• _Task details_:
The lines to repeat run from the one containing "Apply these presses in order: (3,2)" through the last line of the records below; repeat them exactly and give nothing more.

******************************

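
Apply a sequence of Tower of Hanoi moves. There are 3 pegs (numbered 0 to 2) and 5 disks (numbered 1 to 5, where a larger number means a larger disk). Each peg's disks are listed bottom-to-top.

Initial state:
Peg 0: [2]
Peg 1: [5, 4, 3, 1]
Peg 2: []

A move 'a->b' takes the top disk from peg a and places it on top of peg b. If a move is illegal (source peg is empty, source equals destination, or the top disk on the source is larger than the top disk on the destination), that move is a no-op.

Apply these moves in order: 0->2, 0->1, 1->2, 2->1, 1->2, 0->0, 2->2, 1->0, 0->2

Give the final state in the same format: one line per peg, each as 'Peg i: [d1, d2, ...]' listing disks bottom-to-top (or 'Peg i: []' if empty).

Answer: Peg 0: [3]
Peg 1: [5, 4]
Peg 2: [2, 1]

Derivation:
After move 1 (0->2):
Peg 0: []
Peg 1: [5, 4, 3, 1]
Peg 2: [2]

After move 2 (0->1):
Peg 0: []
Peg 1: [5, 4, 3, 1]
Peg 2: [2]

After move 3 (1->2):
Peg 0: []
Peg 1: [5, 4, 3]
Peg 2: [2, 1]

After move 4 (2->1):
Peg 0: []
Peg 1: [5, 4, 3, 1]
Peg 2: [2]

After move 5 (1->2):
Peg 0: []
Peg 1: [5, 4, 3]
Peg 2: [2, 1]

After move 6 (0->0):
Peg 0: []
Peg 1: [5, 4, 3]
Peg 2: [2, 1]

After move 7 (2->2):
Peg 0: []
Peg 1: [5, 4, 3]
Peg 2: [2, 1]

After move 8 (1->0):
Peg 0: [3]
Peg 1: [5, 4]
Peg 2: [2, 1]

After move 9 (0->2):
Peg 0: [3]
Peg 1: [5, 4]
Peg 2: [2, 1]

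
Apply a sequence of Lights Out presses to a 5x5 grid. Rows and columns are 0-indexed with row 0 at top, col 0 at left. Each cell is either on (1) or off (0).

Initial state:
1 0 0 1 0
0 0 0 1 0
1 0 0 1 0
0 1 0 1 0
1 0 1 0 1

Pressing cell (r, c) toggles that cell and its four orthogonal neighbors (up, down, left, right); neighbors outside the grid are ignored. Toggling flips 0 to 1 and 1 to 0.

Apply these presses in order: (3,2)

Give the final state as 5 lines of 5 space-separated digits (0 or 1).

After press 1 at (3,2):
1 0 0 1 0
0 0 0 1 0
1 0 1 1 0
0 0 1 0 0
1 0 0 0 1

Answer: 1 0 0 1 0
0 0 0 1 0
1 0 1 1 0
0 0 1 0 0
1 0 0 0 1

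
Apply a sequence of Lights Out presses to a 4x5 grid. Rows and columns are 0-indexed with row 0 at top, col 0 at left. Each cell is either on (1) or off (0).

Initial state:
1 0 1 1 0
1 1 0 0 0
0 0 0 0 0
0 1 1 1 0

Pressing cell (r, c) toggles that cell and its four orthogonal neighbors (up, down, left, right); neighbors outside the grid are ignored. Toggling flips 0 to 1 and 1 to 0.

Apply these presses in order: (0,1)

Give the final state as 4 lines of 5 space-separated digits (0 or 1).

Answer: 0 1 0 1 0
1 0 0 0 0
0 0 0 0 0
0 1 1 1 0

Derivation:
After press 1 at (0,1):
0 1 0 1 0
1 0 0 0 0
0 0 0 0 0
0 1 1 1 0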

******************************

• _Answer section_:
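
Apply these presses in order: (3,2)

Give the final state as 5 lines of 5 space-separated digits (0 or 1).

After press 1 at (3,2):
1 0 0 1 0
0 0 0 1 0
1 0 1 1 0
0 0 1 0 0
1 0 0 0 1

Answer: 1 0 0 1 0
0 0 0 1 0
1 0 1 1 0
0 0 1 0 0
1 0 0 0 1

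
Apply a sequence of Lights Out presses to a 4x5 grid. Rows and columns are 0-indexed with row 0 at top, col 0 at left. Each cell is either on (1) or off (0).

Initial state:
1 0 1 1 0
1 1 0 0 0
0 0 0 0 0
0 1 1 1 0

Pressing cell (r, c) toggles that cell and its four orthogonal neighbors (up, down, left, right); neighbors outside the grid are ignored. Toggling flips 0 to 1 and 1 to 0.

Apply these presses in order: (0,1)

Give the final state as 4 lines of 5 space-separated digits (0 or 1).

Answer: 0 1 0 1 0
1 0 0 0 0
0 0 0 0 0
0 1 1 1 0

Derivation:
After press 1 at (0,1):
0 1 0 1 0
1 0 0 0 0
0 0 0 0 0
0 1 1 1 0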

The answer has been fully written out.